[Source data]
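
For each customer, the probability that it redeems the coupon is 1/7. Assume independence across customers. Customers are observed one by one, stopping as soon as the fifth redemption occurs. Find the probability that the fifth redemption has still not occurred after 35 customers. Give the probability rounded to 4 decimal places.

Needing more than 35 customers ⇔ fewer than 5 successes in the first 35. With X ~ Binomial(35, 0.142857), P(Y > 35) = P(X ≤ 4).
  k=0: C(35,0)·0.142857^0·0.857143^35 = 0.004538
  k=1: C(35,1)·0.142857^1·0.857143^34 = 0.026472
  k=2: C(35,2)·0.142857^2·0.857143^33 = 0.075003
  k=3: C(35,3)·0.142857^3·0.857143^32 = 0.137505
  k=4: C(35,4)·0.142857^4·0.857143^31 = 0.183340
P(X ≤ 4) = 0.426857

0.4269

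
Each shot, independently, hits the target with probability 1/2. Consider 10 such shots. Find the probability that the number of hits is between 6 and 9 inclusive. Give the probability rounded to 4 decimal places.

X ~ Binomial(10, 0.50); P(6 ≤ X ≤ 9) = Σ C(10,k) p^k (1−p)^(10−k) over k:
  k=6: C(10,6)·0.50^6·0.50^4 = 0.205078
  k=7: C(10,7)·0.50^7·0.50^3 = 0.117188
  k=8: C(10,8)·0.50^8·0.50^2 = 0.043945
  k=9: C(10,9)·0.50^9·0.50^1 = 0.009766
Total = 0.375977

0.3760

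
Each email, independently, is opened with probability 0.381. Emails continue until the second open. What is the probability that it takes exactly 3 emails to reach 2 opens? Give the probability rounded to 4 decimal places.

0.1797

Y = trial on which the second success occurs; negative binomial, r=2, p=0.381.
P(Y=3) = C(2,1) · p^2 · (1−p)^1
= 2 · 0.14516 · 0.619 = 0.179709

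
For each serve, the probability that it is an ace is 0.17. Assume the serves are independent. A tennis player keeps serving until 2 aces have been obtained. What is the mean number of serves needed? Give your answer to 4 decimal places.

11.7647

Y = total serves until the second success; negative binomial with r=2, p=0.17.
E[Y] = r / p = 2 / 0.17 = 11.764706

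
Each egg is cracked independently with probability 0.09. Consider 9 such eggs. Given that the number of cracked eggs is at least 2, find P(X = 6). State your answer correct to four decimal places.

X ~ Binomial(9, 0.09). Want P(X=6 | X≥2) = P(X=6) / P(X≥2).
P(X=6) = C(9,6)·0.09^6·0.91^3 = 0.000034
P(X≥2) = 1 − 0.427930 − 0.380905 = 0.191166
Ratio = 0.000034 / 0.191166 = 0.000176

0.0002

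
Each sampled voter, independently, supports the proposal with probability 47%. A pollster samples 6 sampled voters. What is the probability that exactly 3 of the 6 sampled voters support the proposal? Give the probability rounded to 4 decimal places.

X ~ Binomial(n=6, p=0.47).
P(X=3) = C(6,3) · p^3 · (1−p)^3
= 20 · 0.10382 · 0.14888 = 0.309137

0.3091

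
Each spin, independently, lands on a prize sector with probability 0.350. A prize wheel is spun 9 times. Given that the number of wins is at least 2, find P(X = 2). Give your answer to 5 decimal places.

0.24597

X ~ Binomial(9, 0.35). Want P(X=2 | X≥2) = P(X=2) / P(X≥2).
P(X=2) = C(9,2)·0.35^2·0.65^7 = 0.2161882
P(X≥2) = 1 − 0.0207119 − 0.1003731 = 0.8789150
Ratio = 0.2161882 / 0.8789150 = 0.2459717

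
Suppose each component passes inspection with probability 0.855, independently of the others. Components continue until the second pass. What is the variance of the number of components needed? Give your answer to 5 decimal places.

Y = total components until the second success; negative binomial with r=2, p=0.855.
Var(Y) = r(1−p)/p² = 2·0.145 / 0.855² = 0.3967033

0.39670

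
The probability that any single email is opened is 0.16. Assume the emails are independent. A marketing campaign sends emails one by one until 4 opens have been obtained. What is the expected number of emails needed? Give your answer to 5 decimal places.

Y = total emails until the fourth success; negative binomial with r=4, p=0.16.
E[Y] = r / p = 4 / 0.16 = 25.0000000

25.00000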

■ BRIEF
Every entry in the data should be returned exactly.

■ OUTPUT FOR THIS EXERCISE
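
For each customer, the probability that it redeems the coupon is 1/7. Assume independence across customers. Customers are observed one by one, stopping as soon as the fifth redemption occurs. Find the probability that the fifth redemption has still not occurred after 35 customers. Give the probability rounded to 4 decimal places.

Needing more than 35 customers ⇔ fewer than 5 successes in the first 35. With X ~ Binomial(35, 0.142857), P(Y > 35) = P(X ≤ 4).
  k=0: C(35,0)·0.142857^0·0.857143^35 = 0.004538
  k=1: C(35,1)·0.142857^1·0.857143^34 = 0.026472
  k=2: C(35,2)·0.142857^2·0.857143^33 = 0.075003
  k=3: C(35,3)·0.142857^3·0.857143^32 = 0.137505
  k=4: C(35,4)·0.142857^4·0.857143^31 = 0.183340
P(X ≤ 4) = 0.426857

0.4269

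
Each shot, independently, hits the target with probability 1/2. Consider 10 such shots. Find the probability that the number of hits is between 6 and 9 inclusive. Give the probability rounded to 4 decimal places.

X ~ Binomial(10, 0.50); P(6 ≤ X ≤ 9) = Σ C(10,k) p^k (1−p)^(10−k) over k:
  k=6: C(10,6)·0.50^6·0.50^4 = 0.205078
  k=7: C(10,7)·0.50^7·0.50^3 = 0.117188
  k=8: C(10,8)·0.50^8·0.50^2 = 0.043945
  k=9: C(10,9)·0.50^9·0.50^1 = 0.009766
Total = 0.375977

0.3760

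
Each email, independently, is opened with probability 0.381. Emails continue until the second open. What is the probability that it takes exactly 3 emails to reach 2 opens? Give the probability rounded to 4 decimal places.

0.1797

Y = trial on which the second success occurs; negative binomial, r=2, p=0.381.
P(Y=3) = C(2,1) · p^2 · (1−p)^1
= 2 · 0.14516 · 0.619 = 0.179709

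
For each serve, the probability that it is an ace is 0.17. Assume the serves are independent. A tennis player keeps serving until 2 aces have been obtained. What is the mean number of serves needed? Give your answer to 4 decimal places.

11.7647

Y = total serves until the second success; negative binomial with r=2, p=0.17.
E[Y] = r / p = 2 / 0.17 = 11.764706

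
Each egg is cracked independently with probability 0.09. Consider 9 such eggs. Given that the number of cracked eggs is at least 2, find P(X = 6). State your answer correct to four decimal places.

X ~ Binomial(9, 0.09). Want P(X=6 | X≥2) = P(X=6) / P(X≥2).
P(X=6) = C(9,6)·0.09^6·0.91^3 = 0.000034
P(X≥2) = 1 − 0.427930 − 0.380905 = 0.191166
Ratio = 0.000034 / 0.191166 = 0.000176

0.0002

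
Each sampled voter, independently, supports the proposal with probability 47%. A pollster samples 6 sampled voters. What is the probability that exactly 3 of the 6 sampled voters support the proposal? Give the probability rounded to 4 decimal places.

X ~ Binomial(n=6, p=0.47).
P(X=3) = C(6,3) · p^3 · (1−p)^3
= 20 · 0.10382 · 0.14888 = 0.309137

0.3091

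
Each spin, independently, lands on a prize sector with probability 0.350. A prize wheel is spun 9 times. Given that the number of wins is at least 2, find P(X = 2). Give your answer to 5 decimal places.

0.24597

X ~ Binomial(9, 0.35). Want P(X=2 | X≥2) = P(X=2) / P(X≥2).
P(X=2) = C(9,2)·0.35^2·0.65^7 = 0.2161882
P(X≥2) = 1 − 0.0207119 − 0.1003731 = 0.8789150
Ratio = 0.2161882 / 0.8789150 = 0.2459717

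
Suppose each component passes inspection with probability 0.855, independently of the others. Components continue until the second pass. What is the variance of the number of components needed? Give your answer to 5 decimal places.

Y = total components until the second success; negative binomial with r=2, p=0.855.
Var(Y) = r(1−p)/p² = 2·0.145 / 0.855² = 0.3967033

0.39670

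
The probability that any single email is opened is 0.16. Assume the emails are independent. A marketing campaign sends emails one by one until 4 opens have been obtained. What is the expected number of emails needed? Give your answer to 5 decimal places.

Y = total emails until the fourth success; negative binomial with r=4, p=0.16.
E[Y] = r / p = 4 / 0.16 = 25.0000000

25.00000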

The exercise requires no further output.